Brief
Would you transcribe exactly the lines below, starting at the one that contains "A set of boxes" and ending with the last line, both included? Leave out all other lines.

Data shown
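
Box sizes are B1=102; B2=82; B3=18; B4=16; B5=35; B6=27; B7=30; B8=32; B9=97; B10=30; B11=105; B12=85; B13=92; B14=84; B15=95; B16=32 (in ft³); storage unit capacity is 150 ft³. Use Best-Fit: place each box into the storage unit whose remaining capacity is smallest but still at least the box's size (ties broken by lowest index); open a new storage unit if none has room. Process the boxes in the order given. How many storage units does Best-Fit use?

8

B1 (102 ft³) → storage unit 1 (remaining 48 ft³)
B2 (82 ft³) → storage unit 2 (remaining 68 ft³)
B3 (18 ft³) → storage unit 1 (remaining 30 ft³)
B4 (16 ft³) → storage unit 1 (remaining 14 ft³)
B5 (35 ft³) → storage unit 2 (remaining 33 ft³)
B6 (27 ft³) → storage unit 2 (remaining 6 ft³)
B7 (30 ft³) → storage unit 3 (remaining 120 ft³)
B8 (32 ft³) → storage unit 3 (remaining 88 ft³)
B9 (97 ft³) → storage unit 4 (remaining 53 ft³)
B10 (30 ft³) → storage unit 4 (remaining 23 ft³)
B11 (105 ft³) → storage unit 5 (remaining 45 ft³)
B12 (85 ft³) → storage unit 3 (remaining 3 ft³)
B13 (92 ft³) → storage unit 6 (remaining 58 ft³)
B14 (84 ft³) → storage unit 7 (remaining 66 ft³)
B15 (95 ft³) → storage unit 8 (remaining 55 ft³)
B16 (32 ft³) → storage unit 5 (remaining 13 ft³)
Final storage units: [102,18,16] [82,35,27] [30,32,85] [97,30] [105,32] [92] [84] [95].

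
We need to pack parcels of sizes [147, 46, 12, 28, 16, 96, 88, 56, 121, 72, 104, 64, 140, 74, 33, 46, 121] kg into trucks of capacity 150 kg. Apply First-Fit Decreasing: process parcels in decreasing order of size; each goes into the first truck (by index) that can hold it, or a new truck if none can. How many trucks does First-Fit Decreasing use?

Sorted descending: 147, 140, 121, 121, 104, 96, 88, 74, 72, 64, 56, 46, 46, 33, 28, 16, 12.
147 kg → truck 1 (remaining 3 kg)
140 kg → truck 2 (remaining 10 kg)
121 kg → truck 3 (remaining 29 kg)
121 kg → truck 4 (remaining 29 kg)
104 kg → truck 5 (remaining 46 kg)
96 kg → truck 6 (remaining 54 kg)
88 kg → truck 7 (remaining 62 kg)
74 kg → truck 8 (remaining 76 kg)
72 kg → truck 8 (remaining 4 kg)
64 kg → truck 9 (remaining 86 kg)
56 kg → truck 7 (remaining 6 kg)
46 kg → truck 5 (remaining 0 kg)
46 kg → truck 6 (remaining 8 kg)
33 kg → truck 9 (remaining 53 kg)
28 kg → truck 3 (remaining 1 kg)
16 kg → truck 4 (remaining 13 kg)
12 kg → truck 4 (remaining 1 kg)

9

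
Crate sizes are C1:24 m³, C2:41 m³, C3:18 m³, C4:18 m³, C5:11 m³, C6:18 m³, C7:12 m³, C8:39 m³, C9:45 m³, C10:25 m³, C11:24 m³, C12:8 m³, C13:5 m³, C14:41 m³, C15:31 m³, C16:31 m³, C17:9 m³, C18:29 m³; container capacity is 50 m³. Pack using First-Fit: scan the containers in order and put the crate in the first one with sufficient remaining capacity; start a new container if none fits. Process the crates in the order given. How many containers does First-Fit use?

container 1: place C1 (24 m³), 26 m³ left
container 2: place C2 (41 m³), 9 m³ left
container 1: place C3 (18 m³), 8 m³ left
container 3: place C4 (18 m³), 32 m³ left
container 3: place C5 (11 m³), 21 m³ left
container 3: place C6 (18 m³), 3 m³ left
container 4: place C7 (12 m³), 38 m³ left
container 5: place C8 (39 m³), 11 m³ left
container 6: place C9 (45 m³), 5 m³ left
container 4: place C10 (25 m³), 13 m³ left
container 7: place C11 (24 m³), 26 m³ left
container 1: place C12 (8 m³), 0 m³ left
container 2: place C13 (5 m³), 4 m³ left
container 8: place C14 (41 m³), 9 m³ left
container 9: place C15 (31 m³), 19 m³ left
container 10: place C16 (31 m³), 19 m³ left
container 4: place C17 (9 m³), 4 m³ left
container 11: place C18 (29 m³), 21 m³ left
Final containers: [24,18,8] [41,5] [18,11,18] [12,25,9] [39] [45] [24] [41] [31] [31] [29].

11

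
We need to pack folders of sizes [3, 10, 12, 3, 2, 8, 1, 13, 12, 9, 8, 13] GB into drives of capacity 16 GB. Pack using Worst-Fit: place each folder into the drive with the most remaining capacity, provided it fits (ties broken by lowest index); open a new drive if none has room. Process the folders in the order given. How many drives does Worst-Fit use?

8

drive 1: place 3 GB, 13 GB left
drive 1: place 10 GB, 3 GB left
drive 2: place 12 GB, 4 GB left
drive 2: place 3 GB, 1 GB left
drive 1: place 2 GB, 1 GB left
drive 3: place 8 GB, 8 GB left
drive 3: place 1 GB, 7 GB left
drive 4: place 13 GB, 3 GB left
drive 5: place 12 GB, 4 GB left
drive 6: place 9 GB, 7 GB left
drive 7: place 8 GB, 8 GB left
drive 8: place 13 GB, 3 GB left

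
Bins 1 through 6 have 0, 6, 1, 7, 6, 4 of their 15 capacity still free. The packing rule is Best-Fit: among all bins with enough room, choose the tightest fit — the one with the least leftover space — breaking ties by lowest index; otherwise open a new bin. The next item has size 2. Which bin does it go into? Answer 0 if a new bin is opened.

6

Bins with room: bin 2 (6), bin 4 (7), bin 5 (6), bin 6 (4).
Tightest fit is bin 6 with 4 free.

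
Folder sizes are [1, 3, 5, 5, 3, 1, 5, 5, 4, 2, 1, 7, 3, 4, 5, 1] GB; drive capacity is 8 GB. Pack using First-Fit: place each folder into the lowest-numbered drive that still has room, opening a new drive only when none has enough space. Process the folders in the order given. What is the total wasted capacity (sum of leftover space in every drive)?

9

drive 1: place 1 GB, 7 GB left
drive 1: place 3 GB, 4 GB left
drive 2: place 5 GB, 3 GB left
drive 3: place 5 GB, 3 GB left
drive 1: place 3 GB, 1 GB left
drive 1: place 1 GB, 0 GB left
drive 4: place 5 GB, 3 GB left
drive 5: place 5 GB, 3 GB left
drive 6: place 4 GB, 4 GB left
drive 2: place 2 GB, 1 GB left
drive 2: place 1 GB, 0 GB left
drive 7: place 7 GB, 1 GB left
drive 3: place 3 GB, 0 GB left
drive 6: place 4 GB, 0 GB left
drive 8: place 5 GB, 3 GB left
drive 4: place 1 GB, 2 GB left
8 drives × 8 GB = 64 GB; used 55 GB; unused 9 GB.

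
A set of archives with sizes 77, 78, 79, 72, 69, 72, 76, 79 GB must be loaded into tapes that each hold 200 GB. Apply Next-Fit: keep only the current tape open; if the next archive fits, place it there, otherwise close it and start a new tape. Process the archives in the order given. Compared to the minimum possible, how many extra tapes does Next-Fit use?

0

Next-Fit: [77,78] [79,72] [69,72] [76,79] → 4 tapes.
Total size 602 GB; any packing needs at least ⌈602/200⌉ = 4 tapes.
So 4 is already optimal.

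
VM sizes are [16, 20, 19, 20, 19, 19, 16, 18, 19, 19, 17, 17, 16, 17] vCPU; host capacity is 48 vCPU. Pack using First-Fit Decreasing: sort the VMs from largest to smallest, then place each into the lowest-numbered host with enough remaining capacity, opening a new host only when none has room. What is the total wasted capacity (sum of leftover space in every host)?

84

Sorted descending: 20, 20, 19, 19, 19, 19, 19, 18, 17, 17, 17, 16, 16, 16.
host 1: place 20 vCPU, 28 vCPU left
host 1: place 20 vCPU, 8 vCPU left
host 2: place 19 vCPU, 29 vCPU left
host 2: place 19 vCPU, 10 vCPU left
host 3: place 19 vCPU, 29 vCPU left
host 3: place 19 vCPU, 10 vCPU left
host 4: place 19 vCPU, 29 vCPU left
host 4: place 18 vCPU, 11 vCPU left
host 5: place 17 vCPU, 31 vCPU left
host 5: place 17 vCPU, 14 vCPU left
host 6: place 17 vCPU, 31 vCPU left
host 6: place 16 vCPU, 15 vCPU left
host 7: place 16 vCPU, 32 vCPU left
host 7: place 16 vCPU, 16 vCPU left
7 hosts × 48 vCPU = 336 vCPU; used 252 vCPU; unused 84 vCPU.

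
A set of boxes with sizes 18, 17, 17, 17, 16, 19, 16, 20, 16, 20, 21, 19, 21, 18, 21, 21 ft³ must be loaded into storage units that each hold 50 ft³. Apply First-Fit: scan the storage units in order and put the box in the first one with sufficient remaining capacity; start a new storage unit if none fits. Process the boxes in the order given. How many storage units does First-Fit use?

storage unit 1: place 18 ft³, 32 ft³ left
storage unit 1: place 17 ft³, 15 ft³ left
storage unit 2: place 17 ft³, 33 ft³ left
storage unit 2: place 17 ft³, 16 ft³ left
storage unit 2: place 16 ft³, 0 ft³ left
storage unit 3: place 19 ft³, 31 ft³ left
storage unit 3: place 16 ft³, 15 ft³ left
storage unit 4: place 20 ft³, 30 ft³ left
storage unit 4: place 16 ft³, 14 ft³ left
storage unit 5: place 20 ft³, 30 ft³ left
storage unit 5: place 21 ft³, 9 ft³ left
storage unit 6: place 19 ft³, 31 ft³ left
storage unit 6: place 21 ft³, 10 ft³ left
storage unit 7: place 18 ft³, 32 ft³ left
storage unit 7: place 21 ft³, 11 ft³ left
storage unit 8: place 21 ft³, 29 ft³ left

8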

Written solution
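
A set of boxes with sizes 18, 17, 17, 17, 16, 19, 16, 20, 16, 20, 21, 19, 21, 18, 21, 21 ft³ must be loaded into storage units that each hold 50 ft³. Apply First-Fit: scan the storage units in order and put the box in the first one with sufficient remaining capacity; start a new storage unit if none fits. Process the boxes in the order given. How many storage units does First-Fit use?

storage unit 1: place 18 ft³, 32 ft³ left
storage unit 1: place 17 ft³, 15 ft³ left
storage unit 2: place 17 ft³, 33 ft³ left
storage unit 2: place 17 ft³, 16 ft³ left
storage unit 2: place 16 ft³, 0 ft³ left
storage unit 3: place 19 ft³, 31 ft³ left
storage unit 3: place 16 ft³, 15 ft³ left
storage unit 4: place 20 ft³, 30 ft³ left
storage unit 4: place 16 ft³, 14 ft³ left
storage unit 5: place 20 ft³, 30 ft³ left
storage unit 5: place 21 ft³, 9 ft³ left
storage unit 6: place 19 ft³, 31 ft³ left
storage unit 6: place 21 ft³, 10 ft³ left
storage unit 7: place 18 ft³, 32 ft³ left
storage unit 7: place 21 ft³, 11 ft³ left
storage unit 8: place 21 ft³, 29 ft³ left

8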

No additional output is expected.